DATA section start

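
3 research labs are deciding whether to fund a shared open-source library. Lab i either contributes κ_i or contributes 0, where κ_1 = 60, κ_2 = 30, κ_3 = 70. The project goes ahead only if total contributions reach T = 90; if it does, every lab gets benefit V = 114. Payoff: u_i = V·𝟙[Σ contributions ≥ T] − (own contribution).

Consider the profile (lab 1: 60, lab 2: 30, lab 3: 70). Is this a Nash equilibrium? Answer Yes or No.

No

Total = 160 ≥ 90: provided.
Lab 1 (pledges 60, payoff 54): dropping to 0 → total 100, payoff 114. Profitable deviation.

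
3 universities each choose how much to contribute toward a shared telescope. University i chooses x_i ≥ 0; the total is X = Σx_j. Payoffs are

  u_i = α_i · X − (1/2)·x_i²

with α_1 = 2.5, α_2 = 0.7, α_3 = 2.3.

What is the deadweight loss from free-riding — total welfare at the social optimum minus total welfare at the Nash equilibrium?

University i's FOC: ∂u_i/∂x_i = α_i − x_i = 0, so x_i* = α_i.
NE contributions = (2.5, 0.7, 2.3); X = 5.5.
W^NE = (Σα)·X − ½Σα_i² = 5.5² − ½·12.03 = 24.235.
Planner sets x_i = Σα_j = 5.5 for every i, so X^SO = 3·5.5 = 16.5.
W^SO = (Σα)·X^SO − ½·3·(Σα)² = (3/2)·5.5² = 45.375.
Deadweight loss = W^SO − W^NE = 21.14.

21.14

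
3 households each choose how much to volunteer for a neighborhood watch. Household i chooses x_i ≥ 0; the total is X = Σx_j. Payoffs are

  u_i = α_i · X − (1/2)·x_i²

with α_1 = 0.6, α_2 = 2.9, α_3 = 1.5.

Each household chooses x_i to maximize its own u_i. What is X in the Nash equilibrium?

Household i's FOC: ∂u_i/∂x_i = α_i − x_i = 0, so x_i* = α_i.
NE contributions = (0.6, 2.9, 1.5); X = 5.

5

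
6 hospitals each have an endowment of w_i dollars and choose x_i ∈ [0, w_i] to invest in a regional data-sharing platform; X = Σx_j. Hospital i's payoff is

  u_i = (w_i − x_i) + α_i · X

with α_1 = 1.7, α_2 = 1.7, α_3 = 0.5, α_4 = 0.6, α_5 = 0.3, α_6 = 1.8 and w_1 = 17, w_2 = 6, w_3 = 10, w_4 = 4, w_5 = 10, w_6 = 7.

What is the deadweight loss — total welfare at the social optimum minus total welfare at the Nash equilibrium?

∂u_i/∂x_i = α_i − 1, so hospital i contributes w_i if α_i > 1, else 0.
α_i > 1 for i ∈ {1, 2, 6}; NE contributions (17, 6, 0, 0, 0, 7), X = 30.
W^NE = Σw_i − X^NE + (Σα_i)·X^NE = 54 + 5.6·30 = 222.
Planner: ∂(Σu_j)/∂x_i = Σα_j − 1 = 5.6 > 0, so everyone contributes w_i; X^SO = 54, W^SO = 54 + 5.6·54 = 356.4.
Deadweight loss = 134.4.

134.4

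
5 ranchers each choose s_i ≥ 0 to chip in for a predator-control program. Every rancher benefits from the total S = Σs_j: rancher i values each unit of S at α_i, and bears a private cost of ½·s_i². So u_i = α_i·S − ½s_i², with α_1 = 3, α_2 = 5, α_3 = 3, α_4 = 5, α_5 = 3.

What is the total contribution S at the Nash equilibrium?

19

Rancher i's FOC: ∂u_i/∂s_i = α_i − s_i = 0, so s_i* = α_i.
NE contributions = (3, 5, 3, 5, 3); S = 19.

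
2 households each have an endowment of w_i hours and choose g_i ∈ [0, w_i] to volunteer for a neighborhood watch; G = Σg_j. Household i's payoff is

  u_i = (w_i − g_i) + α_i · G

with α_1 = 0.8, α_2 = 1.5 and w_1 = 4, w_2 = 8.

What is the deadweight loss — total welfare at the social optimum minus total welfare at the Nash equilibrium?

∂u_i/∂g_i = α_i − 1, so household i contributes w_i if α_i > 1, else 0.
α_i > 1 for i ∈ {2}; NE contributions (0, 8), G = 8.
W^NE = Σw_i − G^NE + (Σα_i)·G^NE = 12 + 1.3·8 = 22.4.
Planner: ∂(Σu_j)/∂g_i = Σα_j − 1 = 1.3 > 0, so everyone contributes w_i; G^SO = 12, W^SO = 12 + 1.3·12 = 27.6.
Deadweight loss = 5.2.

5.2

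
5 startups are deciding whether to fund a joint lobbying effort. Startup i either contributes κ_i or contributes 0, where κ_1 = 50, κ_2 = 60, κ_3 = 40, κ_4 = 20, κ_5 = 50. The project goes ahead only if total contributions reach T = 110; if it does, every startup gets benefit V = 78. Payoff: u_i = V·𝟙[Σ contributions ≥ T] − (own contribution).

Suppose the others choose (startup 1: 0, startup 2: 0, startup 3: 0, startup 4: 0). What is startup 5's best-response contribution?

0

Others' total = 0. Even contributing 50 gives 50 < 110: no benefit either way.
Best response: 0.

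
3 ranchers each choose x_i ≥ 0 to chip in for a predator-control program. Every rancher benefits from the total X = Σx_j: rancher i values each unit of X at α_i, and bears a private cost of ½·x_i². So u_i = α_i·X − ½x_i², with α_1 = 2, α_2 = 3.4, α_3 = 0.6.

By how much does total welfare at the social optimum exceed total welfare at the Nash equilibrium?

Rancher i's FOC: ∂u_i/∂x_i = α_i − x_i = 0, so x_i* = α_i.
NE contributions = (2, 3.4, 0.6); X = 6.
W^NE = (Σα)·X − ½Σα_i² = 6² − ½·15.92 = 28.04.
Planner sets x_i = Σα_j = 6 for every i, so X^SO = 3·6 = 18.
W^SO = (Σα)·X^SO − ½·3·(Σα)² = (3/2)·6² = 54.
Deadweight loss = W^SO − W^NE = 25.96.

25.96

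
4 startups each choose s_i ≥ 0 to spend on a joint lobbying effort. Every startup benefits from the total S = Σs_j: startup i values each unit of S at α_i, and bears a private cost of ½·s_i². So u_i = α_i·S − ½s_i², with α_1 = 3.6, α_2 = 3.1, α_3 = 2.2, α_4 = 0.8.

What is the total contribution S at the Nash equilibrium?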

DATA section end

Beginning with the line above that contains "Each household chooses", copy each line exactly up to and including the line that contains "with α_1 = 0.8, α_2", and go no further.

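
Each household chooses x_i to maximize its own u_i. What is X in the Nash equilibrium?

Household i's FOC: ∂u_i/∂x_i = α_i − x_i = 0, so x_i* = α_i.
NE contributions = (0.6, 2.9, 1.5); X = 5.

5

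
6 hospitals each have an endowment of w_i dollars and choose x_i ∈ [0, w_i] to invest in a regional data-sharing platform; X = Σx_j. Hospital i's payoff is

  u_i = (w_i − x_i) + α_i · X

with α_1 = 1.7, α_2 = 1.7, α_3 = 0.5, α_4 = 0.6, α_5 = 0.3, α_6 = 1.8 and w_1 = 17, w_2 = 6, w_3 = 10, w_4 = 4, w_5 = 10, w_6 = 7.

What is the deadweight loss — total welfare at the social optimum minus total welfare at the Nash equilibrium?

∂u_i/∂x_i = α_i − 1, so hospital i contributes w_i if α_i > 1, else 0.
α_i > 1 for i ∈ {1, 2, 6}; NE contributions (17, 6, 0, 0, 0, 7), X = 30.
W^NE = Σw_i − X^NE + (Σα_i)·X^NE = 54 + 5.6·30 = 222.
Planner: ∂(Σu_j)/∂x_i = Σα_j − 1 = 5.6 > 0, so everyone contributes w_i; X^SO = 54, W^SO = 54 + 5.6·54 = 356.4.
Deadweight loss = 134.4.

134.4

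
5 ranchers each choose s_i ≥ 0 to chip in for a predator-control program. Every rancher benefits from the total S = Σs_j: rancher i values each unit of S at α_i, and bears a private cost of ½·s_i². So u_i = α_i·S − ½s_i², with α_1 = 3, α_2 = 5, α_3 = 3, α_4 = 5, α_5 = 3.

What is the total contribution S at the Nash equilibrium?

19

Rancher i's FOC: ∂u_i/∂s_i = α_i − s_i = 0, so s_i* = α_i.
NE contributions = (3, 5, 3, 5, 3); S = 19.

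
2 households each have an endowment of w_i hours and choose g_i ∈ [0, w_i] to volunteer for a neighborhood watch; G = Σg_j. Household i's payoff is

  u_i = (w_i − g_i) + α_i · G

with α_1 = 0.8, α_2 = 1.5 and w_1 = 4, w_2 = 8.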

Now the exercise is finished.